> _Supplied records_:
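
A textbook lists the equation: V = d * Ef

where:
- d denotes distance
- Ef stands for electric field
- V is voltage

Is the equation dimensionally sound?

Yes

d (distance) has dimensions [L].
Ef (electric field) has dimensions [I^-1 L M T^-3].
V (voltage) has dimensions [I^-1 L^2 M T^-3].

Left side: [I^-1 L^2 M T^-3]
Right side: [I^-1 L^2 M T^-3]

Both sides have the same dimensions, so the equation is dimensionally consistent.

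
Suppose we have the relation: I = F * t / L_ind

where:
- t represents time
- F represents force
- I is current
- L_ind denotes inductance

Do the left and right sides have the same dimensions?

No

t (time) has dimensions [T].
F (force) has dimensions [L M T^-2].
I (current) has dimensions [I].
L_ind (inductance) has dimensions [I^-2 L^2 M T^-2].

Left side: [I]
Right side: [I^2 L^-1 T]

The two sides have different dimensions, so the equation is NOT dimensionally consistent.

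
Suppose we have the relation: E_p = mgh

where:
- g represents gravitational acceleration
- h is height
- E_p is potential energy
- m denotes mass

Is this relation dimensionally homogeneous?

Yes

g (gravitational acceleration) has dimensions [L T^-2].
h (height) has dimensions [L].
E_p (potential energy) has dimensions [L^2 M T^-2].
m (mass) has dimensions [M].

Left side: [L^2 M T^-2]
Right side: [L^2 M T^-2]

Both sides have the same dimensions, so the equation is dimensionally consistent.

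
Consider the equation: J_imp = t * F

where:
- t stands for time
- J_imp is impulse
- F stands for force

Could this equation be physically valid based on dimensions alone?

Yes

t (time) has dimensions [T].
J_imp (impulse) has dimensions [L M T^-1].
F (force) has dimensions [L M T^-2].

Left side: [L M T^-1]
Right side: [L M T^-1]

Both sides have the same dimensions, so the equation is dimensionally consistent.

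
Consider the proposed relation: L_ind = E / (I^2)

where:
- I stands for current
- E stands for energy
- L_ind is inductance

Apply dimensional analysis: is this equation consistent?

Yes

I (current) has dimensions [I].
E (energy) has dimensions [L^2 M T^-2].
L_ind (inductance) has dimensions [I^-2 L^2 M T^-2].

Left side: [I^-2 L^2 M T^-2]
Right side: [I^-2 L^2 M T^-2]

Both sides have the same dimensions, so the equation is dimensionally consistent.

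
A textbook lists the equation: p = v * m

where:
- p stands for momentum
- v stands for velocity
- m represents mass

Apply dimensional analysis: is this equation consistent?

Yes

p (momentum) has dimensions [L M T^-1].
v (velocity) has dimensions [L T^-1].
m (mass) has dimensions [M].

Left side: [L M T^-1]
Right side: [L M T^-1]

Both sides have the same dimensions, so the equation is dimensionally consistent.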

==

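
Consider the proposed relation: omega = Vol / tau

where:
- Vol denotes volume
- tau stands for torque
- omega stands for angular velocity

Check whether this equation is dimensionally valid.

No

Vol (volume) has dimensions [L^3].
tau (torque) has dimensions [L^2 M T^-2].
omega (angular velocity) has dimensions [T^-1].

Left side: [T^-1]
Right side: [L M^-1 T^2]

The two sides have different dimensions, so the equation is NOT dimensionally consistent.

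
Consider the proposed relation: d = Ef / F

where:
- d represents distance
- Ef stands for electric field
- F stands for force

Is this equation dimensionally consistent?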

---

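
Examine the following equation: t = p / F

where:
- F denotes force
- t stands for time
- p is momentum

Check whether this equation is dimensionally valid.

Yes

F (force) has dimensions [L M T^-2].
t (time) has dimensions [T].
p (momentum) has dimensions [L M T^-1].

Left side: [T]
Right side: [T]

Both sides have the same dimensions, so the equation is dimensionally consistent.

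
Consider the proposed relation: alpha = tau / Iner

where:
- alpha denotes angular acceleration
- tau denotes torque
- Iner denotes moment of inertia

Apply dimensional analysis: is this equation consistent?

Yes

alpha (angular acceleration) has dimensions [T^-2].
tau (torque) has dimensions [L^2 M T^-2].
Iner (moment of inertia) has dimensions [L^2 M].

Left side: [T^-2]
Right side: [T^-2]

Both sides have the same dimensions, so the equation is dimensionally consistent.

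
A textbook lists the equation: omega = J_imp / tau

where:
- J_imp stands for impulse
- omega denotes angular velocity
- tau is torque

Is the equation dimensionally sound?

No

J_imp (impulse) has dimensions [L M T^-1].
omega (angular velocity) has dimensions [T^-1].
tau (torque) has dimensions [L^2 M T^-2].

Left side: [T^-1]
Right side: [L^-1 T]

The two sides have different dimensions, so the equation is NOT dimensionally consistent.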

> _Brief_: Look above for the line containing "Do the left" and the line containing "- m represents mass". Transcribe both, with the lines between them, exactly.

> _Output of the task_:
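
Do the left and right sides have the same dimensions?

No

t (time) has dimensions [T].
F (force) has dimensions [L M T^-2].
I (current) has dimensions [I].
L_ind (inductance) has dimensions [I^-2 L^2 M T^-2].

Left side: [I]
Right side: [I^2 L^-1 T]

The two sides have different dimensions, so the equation is NOT dimensionally consistent.

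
Suppose we have the relation: E_p = mgh

where:
- g represents gravitational acceleration
- h is height
- E_p is potential energy
- m denotes mass

Is this relation dimensionally homogeneous?

Yes

g (gravitational acceleration) has dimensions [L T^-2].
h (height) has dimensions [L].
E_p (potential energy) has dimensions [L^2 M T^-2].
m (mass) has dimensions [M].

Left side: [L^2 M T^-2]
Right side: [L^2 M T^-2]

Both sides have the same dimensions, so the equation is dimensionally consistent.

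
Consider the equation: J_imp = t * F

where:
- t stands for time
- J_imp is impulse
- F stands for force

Could this equation be physically valid based on dimensions alone?

Yes

t (time) has dimensions [T].
J_imp (impulse) has dimensions [L M T^-1].
F (force) has dimensions [L M T^-2].

Left side: [L M T^-1]
Right side: [L M T^-1]

Both sides have the same dimensions, so the equation is dimensionally consistent.

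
Consider the proposed relation: L_ind = E / (I^2)

where:
- I stands for current
- E stands for energy
- L_ind is inductance

Apply dimensional analysis: is this equation consistent?

Yes

I (current) has dimensions [I].
E (energy) has dimensions [L^2 M T^-2].
L_ind (inductance) has dimensions [I^-2 L^2 M T^-2].

Left side: [I^-2 L^2 M T^-2]
Right side: [I^-2 L^2 M T^-2]

Both sides have the same dimensions, so the equation is dimensionally consistent.

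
A textbook lists the equation: p = v * m

where:
- p stands for momentum
- v stands for velocity
- m represents mass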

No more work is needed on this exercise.